(Collected data)
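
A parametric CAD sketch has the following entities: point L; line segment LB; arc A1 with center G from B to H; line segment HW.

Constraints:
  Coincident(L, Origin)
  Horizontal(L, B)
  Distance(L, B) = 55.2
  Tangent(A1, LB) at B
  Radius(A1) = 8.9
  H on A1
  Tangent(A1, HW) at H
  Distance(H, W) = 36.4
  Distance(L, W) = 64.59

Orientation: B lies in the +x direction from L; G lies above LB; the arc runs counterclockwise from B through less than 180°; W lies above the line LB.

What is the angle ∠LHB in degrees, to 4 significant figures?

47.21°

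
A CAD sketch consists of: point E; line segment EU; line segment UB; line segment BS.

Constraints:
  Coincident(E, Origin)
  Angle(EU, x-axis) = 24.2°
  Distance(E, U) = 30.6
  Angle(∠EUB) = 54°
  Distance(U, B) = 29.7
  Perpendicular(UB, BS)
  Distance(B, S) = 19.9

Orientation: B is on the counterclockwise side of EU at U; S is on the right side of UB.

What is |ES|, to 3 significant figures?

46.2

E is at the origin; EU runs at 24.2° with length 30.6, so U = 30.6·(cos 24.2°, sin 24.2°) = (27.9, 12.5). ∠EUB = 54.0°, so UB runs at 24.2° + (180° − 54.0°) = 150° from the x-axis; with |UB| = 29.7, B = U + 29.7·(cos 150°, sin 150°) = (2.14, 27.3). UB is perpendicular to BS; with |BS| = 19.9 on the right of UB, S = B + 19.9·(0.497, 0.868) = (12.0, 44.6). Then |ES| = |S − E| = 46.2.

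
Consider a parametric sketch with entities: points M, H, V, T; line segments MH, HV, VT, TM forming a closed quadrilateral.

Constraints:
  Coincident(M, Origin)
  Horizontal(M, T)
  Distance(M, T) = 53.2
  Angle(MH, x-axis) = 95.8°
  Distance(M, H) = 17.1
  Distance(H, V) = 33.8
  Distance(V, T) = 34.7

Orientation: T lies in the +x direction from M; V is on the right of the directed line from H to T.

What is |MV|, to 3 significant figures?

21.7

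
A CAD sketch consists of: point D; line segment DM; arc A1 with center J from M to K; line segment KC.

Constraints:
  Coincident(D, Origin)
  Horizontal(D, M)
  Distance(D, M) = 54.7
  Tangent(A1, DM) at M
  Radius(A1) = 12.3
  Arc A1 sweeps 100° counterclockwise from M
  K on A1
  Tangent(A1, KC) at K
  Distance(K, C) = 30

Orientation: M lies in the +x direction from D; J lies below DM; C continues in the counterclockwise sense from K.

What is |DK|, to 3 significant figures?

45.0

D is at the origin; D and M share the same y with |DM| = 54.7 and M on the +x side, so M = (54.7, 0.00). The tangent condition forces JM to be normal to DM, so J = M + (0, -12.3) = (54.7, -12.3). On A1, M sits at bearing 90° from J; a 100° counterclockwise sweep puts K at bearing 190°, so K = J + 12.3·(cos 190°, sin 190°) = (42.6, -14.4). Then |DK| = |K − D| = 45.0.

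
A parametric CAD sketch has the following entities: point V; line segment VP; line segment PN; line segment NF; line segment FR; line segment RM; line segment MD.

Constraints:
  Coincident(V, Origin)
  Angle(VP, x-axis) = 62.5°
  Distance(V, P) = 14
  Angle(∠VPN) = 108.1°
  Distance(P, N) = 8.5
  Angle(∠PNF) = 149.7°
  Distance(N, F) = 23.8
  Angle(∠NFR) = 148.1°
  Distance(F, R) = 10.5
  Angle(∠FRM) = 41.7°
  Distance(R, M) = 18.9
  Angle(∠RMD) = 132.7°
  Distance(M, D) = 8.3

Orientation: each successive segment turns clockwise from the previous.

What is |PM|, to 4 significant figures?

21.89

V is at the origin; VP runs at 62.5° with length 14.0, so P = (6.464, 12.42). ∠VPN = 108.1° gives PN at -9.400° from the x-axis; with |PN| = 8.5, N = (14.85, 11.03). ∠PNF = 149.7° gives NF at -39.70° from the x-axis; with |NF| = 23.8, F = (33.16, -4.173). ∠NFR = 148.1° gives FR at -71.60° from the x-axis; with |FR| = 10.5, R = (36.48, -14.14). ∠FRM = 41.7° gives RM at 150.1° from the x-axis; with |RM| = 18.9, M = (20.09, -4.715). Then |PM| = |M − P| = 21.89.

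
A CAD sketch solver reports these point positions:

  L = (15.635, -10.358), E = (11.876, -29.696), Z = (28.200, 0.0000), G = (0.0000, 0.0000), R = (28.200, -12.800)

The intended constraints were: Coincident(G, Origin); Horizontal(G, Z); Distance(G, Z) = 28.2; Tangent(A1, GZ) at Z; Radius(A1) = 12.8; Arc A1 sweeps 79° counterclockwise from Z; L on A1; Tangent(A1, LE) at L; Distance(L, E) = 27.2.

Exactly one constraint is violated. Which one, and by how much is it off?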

▶ [EXERCISE]: Gather from the data above every line with the string "Radius".

▶ [ANSWER BOX]:
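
  Radius(A1) = 8.9
  Radius(A1) = 12.3
The intended constraints were: Coincident(G, Origin); Horizontal(G, Z); Distance(G, Z) = 28.2; Tangent(A1, GZ) at Z; Radius(A1) = 12.8; Arc A1 sweeps 79° counterclockwise from Z; L on A1; Tangent(A1, LE) at L; Distance(L, E) = 27.2.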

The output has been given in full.